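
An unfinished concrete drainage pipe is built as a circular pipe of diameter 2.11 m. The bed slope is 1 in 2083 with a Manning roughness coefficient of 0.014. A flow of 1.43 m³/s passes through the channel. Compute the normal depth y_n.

Manning's equation rearranged: A R^(2/3) = nQ / (1·√S) = 0.014 × 1.43 / (√0.0004801) = 0.9137.
Try y = 1.13 m: A R^(2/3) = 1.28 — too large.
Try y = 0.928 m: A R^(2/3) = 0.913 — matches.

y_n = 0.928 m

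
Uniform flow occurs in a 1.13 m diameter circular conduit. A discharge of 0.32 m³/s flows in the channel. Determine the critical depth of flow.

At critical depth, Q² T / (g A³) = 1, i.e. A³/T = Q²/g = 0.32²/9.81 = 0.01044.
Trying y = 0.272 m: A³/T = 0.006644 — low.
Trying y = 0.373 m: A³/T = 0.02265 — high.
Trying y = 0.305 m: A³/T = 0.01038 — close enough.

y_c = 0.305 m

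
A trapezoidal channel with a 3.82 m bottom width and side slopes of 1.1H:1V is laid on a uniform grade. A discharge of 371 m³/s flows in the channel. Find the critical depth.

At critical depth, Q² T / (g A³) = 1, i.e. A³/T = Q²/g = 371²/9.81 = 14030.
Trying y = 7.24 m: A³/T = 31450 — over.
Trying y = 5.97 m: A³/T = 14060 — ≈ 14030.

y_c = 5.97 m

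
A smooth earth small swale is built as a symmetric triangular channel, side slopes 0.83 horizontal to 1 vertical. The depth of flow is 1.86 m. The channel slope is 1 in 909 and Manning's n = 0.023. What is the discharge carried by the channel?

Q = 2.93 m³/s

For a triangular section with side slope z = 0.83: A = zy² = 0.83×1.86² = 2.871 m²; P = 2y√(1+z²) = 2×1.86×1.3 = 4.834 m.
Hydraulic radius R = A/P = 2.871/4.834 = 0.594 m.
Manning's equation: Q = (1/n) A R^(2/3) S^(1/2) = (1/0.023) × 2.871 × 0.594^(2/3) × 0.0011^(1/2) = 2.93 m³/s.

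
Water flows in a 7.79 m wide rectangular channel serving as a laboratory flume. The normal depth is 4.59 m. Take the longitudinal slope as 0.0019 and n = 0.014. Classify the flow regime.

Flow area A = b·y = 7.79 × 4.59 = 35.76 m². Wetted perimeter P = b + 2y = 7.79 + 2×4.59 = 16.97 m.
Hydraulic radius R = A/P = 35.76/16.97 = 2.107 m.
V = (1/n) R^(2/3) √S = (1/0.014) × 2.107^(2/3) × √0.0019 = 5.117 m/s. Hydraulic depth D_h = A/T = 35.76/7.79 = 4.59 m.
Froude number Fr = V/√(g·D_h) = 5.117/√(9.81×4.59) = 0.763, which is less than 1, so the flow is subcritical.

subcritical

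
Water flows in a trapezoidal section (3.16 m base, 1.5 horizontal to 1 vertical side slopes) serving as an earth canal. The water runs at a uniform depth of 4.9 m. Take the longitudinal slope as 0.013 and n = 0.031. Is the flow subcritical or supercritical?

With bottom width b = 3.16 m and side slope z = 1.5: A = (b + zy)y = (3.16 + 1.5×4.9)×4.9 = 51.5 m²; P = b + 2y√(1+z²) = 3.16 + 2×4.9×1.803 = 20.83 m.
Hydraulic radius R = A/P = 51.5/20.83 = 2.473 m.
V = (1/n) R^(2/3) √S = (1/0.031) × 2.473^(2/3) × √0.013 = 6.725 m/s. Hydraulic depth D_h = A/T = 51.5/17.86 = 2.883 m.
Froude number Fr = V/√(g·D_h) = 6.725/√(9.81×2.883) = 1.26, which is greater than 1, so the flow is supercritical.

supercritical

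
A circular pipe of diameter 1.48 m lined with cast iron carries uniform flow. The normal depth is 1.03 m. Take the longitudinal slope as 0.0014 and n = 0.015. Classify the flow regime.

For a circular section of diameter D = 1.48 m at depth y = 1.03 m, the central angle is θ = 2 arccos(1 − 2y/D) = 3.947 rad. Then A = (D²/8)(θ − sin θ) = 1.278 m² and P = Dθ/2 = 2.921 m.
Hydraulic radius R = A/P = 1.278/2.921 = 0.4376 m.
V = (1/n) R^(2/3) √S = (1/0.015) × 0.4376^(2/3) × √0.0014 = 1.438 m/s. Hydraulic depth D_h = A/T = 1.278/1.362 = 0.9387 m.
Froude number Fr = V/√(g·D_h) = 1.438/√(9.81×0.9387) = 0.474, which is less than 1, so the flow is subcritical.

subcritical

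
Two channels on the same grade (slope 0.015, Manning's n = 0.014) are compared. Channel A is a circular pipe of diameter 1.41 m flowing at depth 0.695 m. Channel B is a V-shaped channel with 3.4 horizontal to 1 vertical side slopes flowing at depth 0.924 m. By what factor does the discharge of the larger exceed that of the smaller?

4.44

Channel A: For a circular section of diameter D = 1.41 m at depth y = 0.695 m, the central angle is θ = 2 arccos(1 − 2y/D) = 3.113 rad. Then A = (D²/8)(θ − sin θ) = 0.7666 m² and P = Dθ/2 = 2.195 m. Hydraulic radius R = A/P = 0.7666/2.195 = 0.3493 m. Q_A = (1/0.014)·0.7666·0.3493^(2/3)·√0.015 = 3.326 m³/s.
Channel B: For a triangular section with side slope z = 3.4: A = zy² = 3.4×0.924² = 2.903 m²; P = 2y√(1+z²) = 2×0.924×3.544 = 6.549 m. Hydraulic radius R = A/P = 2.903/6.549 = 0.4432 m. Q_B = (1/0.014)·2.903·0.4432^(2/3)·√0.015 = 14.76 m³/s.
The larger discharge is 14.76 m³/s and the smaller is 3.326 m³/s; the ratio is 4.44.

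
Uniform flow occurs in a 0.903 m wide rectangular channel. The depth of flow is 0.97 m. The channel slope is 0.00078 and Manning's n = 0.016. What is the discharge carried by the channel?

Q = 0.697 m³/s

Flow area A = b·y = 0.903 × 0.97 = 0.8759 m². Wetted perimeter P = b + 2y = 0.903 + 2×0.97 = 2.843 m.
Hydraulic radius R = A/P = 0.8759/2.843 = 0.3081 m.
Manning's equation: Q = (1/n) A R^(2/3) S^(1/2) = (1/0.016) × 0.8759 × 0.3081^(2/3) × 0.00078^(1/2) = 0.697 m³/s.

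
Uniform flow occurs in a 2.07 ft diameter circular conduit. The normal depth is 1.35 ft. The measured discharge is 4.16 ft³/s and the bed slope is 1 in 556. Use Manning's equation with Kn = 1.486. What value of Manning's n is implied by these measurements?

n = 0.025

For a circular section of diameter D = 2.07 ft at depth y = 1.35 ft, the central angle is θ = 2 arccos(1 − 2y/D) = 3.76 rad. Then A = (D²/8)(θ − sin θ) = 2.325 ft² and P = Dθ/2 = 3.892 ft.
Hydraulic radius R = A/P = 2.325/3.892 = 0.5973 ft.
Rearranging Manning's equation: n = (1.486/Q) A R^(2/3) S^(1/2) = (1.486/4.16) × 2.325 × 0.5973^(2/3) × √0.001799 = 0.025.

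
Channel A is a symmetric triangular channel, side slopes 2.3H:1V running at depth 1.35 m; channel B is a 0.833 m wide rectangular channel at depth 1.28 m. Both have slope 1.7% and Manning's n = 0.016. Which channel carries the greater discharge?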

### WHAT IS NEEDED
Exact transcription of the records is all that is wanted.

### RESULT FOR THIS TASK
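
An unfinished concrete drainage pipe is built as a circular pipe of diameter 2.11 m. The bed slope is 1 in 2083 with a Manning roughness coefficient of 0.014. A flow of 1.43 m³/s passes through the channel. Compute the normal depth y_n.

Manning's equation rearranged: A R^(2/3) = nQ / (1·√S) = 0.014 × 1.43 / (√0.0004801) = 0.9137.
Try y = 1.13 m: A R^(2/3) = 1.28 — too large.
Try y = 0.928 m: A R^(2/3) = 0.913 — matches.

y_n = 0.928 m

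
Uniform flow occurs in a 1.13 m diameter circular conduit. A discharge of 0.32 m³/s flows in the channel. Determine the critical depth of flow.

At critical depth, Q² T / (g A³) = 1, i.e. A³/T = Q²/g = 0.32²/9.81 = 0.01044.
Trying y = 0.272 m: A³/T = 0.006644 — low.
Trying y = 0.373 m: A³/T = 0.02265 — high.
Trying y = 0.305 m: A³/T = 0.01038 — close enough.

y_c = 0.305 m

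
A trapezoidal channel with a 3.82 m bottom width and side slopes of 1.1H:1V is laid on a uniform grade. A discharge of 371 m³/s flows in the channel. Find the critical depth.

At critical depth, Q² T / (g A³) = 1, i.e. A³/T = Q²/g = 371²/9.81 = 14030.
Trying y = 7.24 m: A³/T = 31450 — over.
Trying y = 5.97 m: A³/T = 14060 — ≈ 14030.

y_c = 5.97 m

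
A smooth earth small swale is built as a symmetric triangular channel, side slopes 0.83 horizontal to 1 vertical. The depth of flow is 1.86 m. The channel slope is 1 in 909 and Manning's n = 0.023. What is the discharge carried by the channel?

Q = 2.93 m³/s

For a triangular section with side slope z = 0.83: A = zy² = 0.83×1.86² = 2.871 m²; P = 2y√(1+z²) = 2×1.86×1.3 = 4.834 m.
Hydraulic radius R = A/P = 2.871/4.834 = 0.594 m.
Manning's equation: Q = (1/n) A R^(2/3) S^(1/2) = (1/0.023) × 2.871 × 0.594^(2/3) × 0.0011^(1/2) = 2.93 m³/s.

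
Water flows in a 7.79 m wide rectangular channel serving as a laboratory flume. The normal depth is 4.59 m. Take the longitudinal slope as 0.0019 and n = 0.014. Classify the flow regime.

Flow area A = b·y = 7.79 × 4.59 = 35.76 m². Wetted perimeter P = b + 2y = 7.79 + 2×4.59 = 16.97 m.
Hydraulic radius R = A/P = 35.76/16.97 = 2.107 m.
V = (1/n) R^(2/3) √S = (1/0.014) × 2.107^(2/3) × √0.0019 = 5.117 m/s. Hydraulic depth D_h = A/T = 35.76/7.79 = 4.59 m.
Froude number Fr = V/√(g·D_h) = 5.117/√(9.81×4.59) = 0.763, which is less than 1, so the flow is subcritical.

subcritical

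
Water flows in a trapezoidal section (3.16 m base, 1.5 horizontal to 1 vertical side slopes) serving as an earth canal. The water runs at a uniform depth of 4.9 m. Take the longitudinal slope as 0.013 and n = 0.031. Is the flow subcritical or supercritical?

With bottom width b = 3.16 m and side slope z = 1.5: A = (b + zy)y = (3.16 + 1.5×4.9)×4.9 = 51.5 m²; P = b + 2y√(1+z²) = 3.16 + 2×4.9×1.803 = 20.83 m.
Hydraulic radius R = A/P = 51.5/20.83 = 2.473 m.
V = (1/n) R^(2/3) √S = (1/0.031) × 2.473^(2/3) × √0.013 = 6.725 m/s. Hydraulic depth D_h = A/T = 51.5/17.86 = 2.883 m.
Froude number Fr = V/√(g·D_h) = 6.725/√(9.81×2.883) = 1.26, which is greater than 1, so the flow is supercritical.

supercritical

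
A circular pipe of diameter 1.48 m lined with cast iron carries uniform flow. The normal depth is 1.03 m. Take the longitudinal slope as 0.0014 and n = 0.015. Classify the flow regime.

For a circular section of diameter D = 1.48 m at depth y = 1.03 m, the central angle is θ = 2 arccos(1 − 2y/D) = 3.947 rad. Then A = (D²/8)(θ − sin θ) = 1.278 m² and P = Dθ/2 = 2.921 m.
Hydraulic radius R = A/P = 1.278/2.921 = 0.4376 m.
V = (1/n) R^(2/3) √S = (1/0.015) × 0.4376^(2/3) × √0.0014 = 1.438 m/s. Hydraulic depth D_h = A/T = 1.278/1.362 = 0.9387 m.
Froude number Fr = V/√(g·D_h) = 1.438/√(9.81×0.9387) = 0.474, which is less than 1, so the flow is subcritical.

subcritical

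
Two channels on the same grade (slope 0.015, Manning's n = 0.014) are compared. Channel A is a circular pipe of diameter 1.41 m flowing at depth 0.695 m. Channel B is a V-shaped channel with 3.4 horizontal to 1 vertical side slopes flowing at depth 0.924 m. By what factor does the discharge of the larger exceed that of the smaller?

4.44

Channel A: For a circular section of diameter D = 1.41 m at depth y = 0.695 m, the central angle is θ = 2 arccos(1 − 2y/D) = 3.113 rad. Then A = (D²/8)(θ − sin θ) = 0.7666 m² and P = Dθ/2 = 2.195 m. Hydraulic radius R = A/P = 0.7666/2.195 = 0.3493 m. Q_A = (1/0.014)·0.7666·0.3493^(2/3)·√0.015 = 3.326 m³/s.
Channel B: For a triangular section with side slope z = 3.4: A = zy² = 3.4×0.924² = 2.903 m²; P = 2y√(1+z²) = 2×0.924×3.544 = 6.549 m. Hydraulic radius R = A/P = 2.903/6.549 = 0.4432 m. Q_B = (1/0.014)·2.903·0.4432^(2/3)·√0.015 = 14.76 m³/s.
The larger discharge is 14.76 m³/s and the smaller is 3.326 m³/s; the ratio is 4.44.

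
Uniform flow occurs in a 0.903 m wide rectangular channel. The depth of flow is 0.97 m. The channel slope is 0.00078 and Manning's n = 0.016. What is the discharge carried by the channel?

Q = 0.697 m³/s

Flow area A = b·y = 0.903 × 0.97 = 0.8759 m². Wetted perimeter P = b + 2y = 0.903 + 2×0.97 = 2.843 m.
Hydraulic radius R = A/P = 0.8759/2.843 = 0.3081 m.
Manning's equation: Q = (1/n) A R^(2/3) S^(1/2) = (1/0.016) × 0.8759 × 0.3081^(2/3) × 0.00078^(1/2) = 0.697 m³/s.

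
Uniform flow occurs in a 2.07 ft diameter circular conduit. The normal depth is 1.35 ft. The measured discharge is 4.16 ft³/s and the bed slope is 1 in 556. Use Manning's equation with Kn = 1.486. What value of Manning's n is implied by these measurements?

n = 0.025

For a circular section of diameter D = 2.07 ft at depth y = 1.35 ft, the central angle is θ = 2 arccos(1 − 2y/D) = 3.76 rad. Then A = (D²/8)(θ − sin θ) = 2.325 ft² and P = Dθ/2 = 3.892 ft.
Hydraulic radius R = A/P = 2.325/3.892 = 0.5973 ft.
Rearranging Manning's equation: n = (1.486/Q) A R^(2/3) S^(1/2) = (1.486/4.16) × 2.325 × 0.5973^(2/3) × √0.001799 = 0.025.

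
Channel A is a symmetric triangular channel, side slopes 2.3H:1V running at depth 1.35 m; channel B is a 0.833 m wide rectangular channel at depth 1.28 m. Both have slope 1.7% and Manning's n = 0.016. Which channel carries the greater discharge?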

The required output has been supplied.